What the exercise asks >> Every entry must be repeated exactly in the answer.

Input records >>
* * * * * * * * *
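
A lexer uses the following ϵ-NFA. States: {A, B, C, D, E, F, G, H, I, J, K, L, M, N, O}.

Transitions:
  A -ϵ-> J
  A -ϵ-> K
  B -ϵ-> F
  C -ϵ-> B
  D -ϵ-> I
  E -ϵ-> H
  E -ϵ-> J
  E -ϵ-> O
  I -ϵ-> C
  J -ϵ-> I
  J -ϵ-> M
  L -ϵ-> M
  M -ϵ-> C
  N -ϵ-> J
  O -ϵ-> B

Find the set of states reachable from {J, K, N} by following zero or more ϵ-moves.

{B, C, F, I, J, K, M, N}

Start with {J, K, N}.
From J via ϵ: add I, M.
From I via ϵ: add C.
From C via ϵ: add B.
From B via ϵ: add F.
No new states can be added; the closed set is {B, C, F, I, J, K, M, N}.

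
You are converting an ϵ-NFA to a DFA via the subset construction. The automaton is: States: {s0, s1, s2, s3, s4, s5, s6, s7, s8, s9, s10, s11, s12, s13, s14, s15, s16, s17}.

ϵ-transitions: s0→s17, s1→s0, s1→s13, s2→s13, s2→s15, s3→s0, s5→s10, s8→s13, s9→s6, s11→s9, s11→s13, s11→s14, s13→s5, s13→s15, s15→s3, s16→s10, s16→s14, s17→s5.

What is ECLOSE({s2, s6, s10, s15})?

Start with {s2, s6, s10, s15}.
From s2 via ϵ: add s13.
From s15 via ϵ: add s3.
From s3 via ϵ: add s0.
From s13 via ϵ: add s5.
From s0 via ϵ: add s17.
No new states can be added; the closed set is {s0, s2, s3, s5, s6, s10, s13, s15, s17}.

{s0, s2, s3, s5, s6, s10, s13, s15, s17}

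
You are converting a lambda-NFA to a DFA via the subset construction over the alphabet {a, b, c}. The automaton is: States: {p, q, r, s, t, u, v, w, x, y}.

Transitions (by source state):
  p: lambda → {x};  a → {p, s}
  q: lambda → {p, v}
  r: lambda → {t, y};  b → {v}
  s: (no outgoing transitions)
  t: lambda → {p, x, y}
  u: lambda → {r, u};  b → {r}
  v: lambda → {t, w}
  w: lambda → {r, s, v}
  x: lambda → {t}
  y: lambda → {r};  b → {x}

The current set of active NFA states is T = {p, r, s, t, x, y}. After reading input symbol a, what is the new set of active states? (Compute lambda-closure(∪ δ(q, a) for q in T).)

p on a → {p, s}.
No a-transition from r, s, t, x, y.
Union after reading a: {p, s}.
Now take the lambda-closure:
From p via lambda: add x.
From x via lambda: add t.
From t via lambda: add y.
From y via lambda: add r.
No new states can be added; the closed set is {p, r, s, t, x, y}.

{p, r, s, t, x, y}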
* * * * * * * * *
Result >>
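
A lexer uses the following ϵ-NFA. States: {A, B, C, D, E, F, G, H, I, J, K, L, M, N, O}.

Transitions:
  A -ϵ-> J
  A -ϵ-> K
  B -ϵ-> F
  C -ϵ-> B
  D -ϵ-> I
  E -ϵ-> H
  E -ϵ-> J
  E -ϵ-> O
  I -ϵ-> C
  J -ϵ-> I
  J -ϵ-> M
  L -ϵ-> M
  M -ϵ-> C
  N -ϵ-> J
  O -ϵ-> B

Find the set of states reachable from {J, K, N} by following zero or more ϵ-moves.

{B, C, F, I, J, K, M, N}

Start with {J, K, N}.
From J via ϵ: add I, M.
From I via ϵ: add C.
From C via ϵ: add B.
From B via ϵ: add F.
No new states can be added; the closed set is {B, C, F, I, J, K, M, N}.

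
You are converting an ϵ-NFA to a DFA via the subset construction. The automaton is: States: {s0, s1, s2, s3, s4, s5, s6, s7, s8, s9, s10, s11, s12, s13, s14, s15, s16, s17}.

ϵ-transitions: s0→s17, s1→s0, s1→s13, s2→s13, s2→s15, s3→s0, s5→s10, s8→s13, s9→s6, s11→s9, s11→s13, s11→s14, s13→s5, s13→s15, s15→s3, s16→s10, s16→s14, s17→s5.

What is ECLOSE({s2, s6, s10, s15})?

Start with {s2, s6, s10, s15}.
From s2 via ϵ: add s13.
From s15 via ϵ: add s3.
From s3 via ϵ: add s0.
From s13 via ϵ: add s5.
From s0 via ϵ: add s17.
No new states can be added; the closed set is {s0, s2, s3, s5, s6, s10, s13, s15, s17}.

{s0, s2, s3, s5, s6, s10, s13, s15, s17}

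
You are converting a lambda-NFA to a DFA via the subset construction over the alphabet {a, b, c}. The automaton is: States: {p, q, r, s, t, u, v, w, x, y}.

Transitions (by source state):
  p: lambda → {x};  a → {p, s}
  q: lambda → {p, v}
  r: lambda → {t, y};  b → {v}
  s: (no outgoing transitions)
  t: lambda → {p, x, y}
  u: lambda → {r, u};  b → {r}
  v: lambda → {t, w}
  w: lambda → {r, s, v}
  x: lambda → {t}
  y: lambda → {r};  b → {x}

The current set of active NFA states is T = {p, r, s, t, x, y}. After reading input symbol a, what is the new set of active states? (Compute lambda-closure(∪ δ(q, a) for q in T).)

p on a → {p, s}.
No a-transition from r, s, t, x, y.
Union after reading a: {p, s}.
Now take the lambda-closure:
From p via lambda: add x.
From x via lambda: add t.
From t via lambda: add y.
From y via lambda: add r.
No new states can be added; the closed set is {p, r, s, t, x, y}.

{p, r, s, t, x, y}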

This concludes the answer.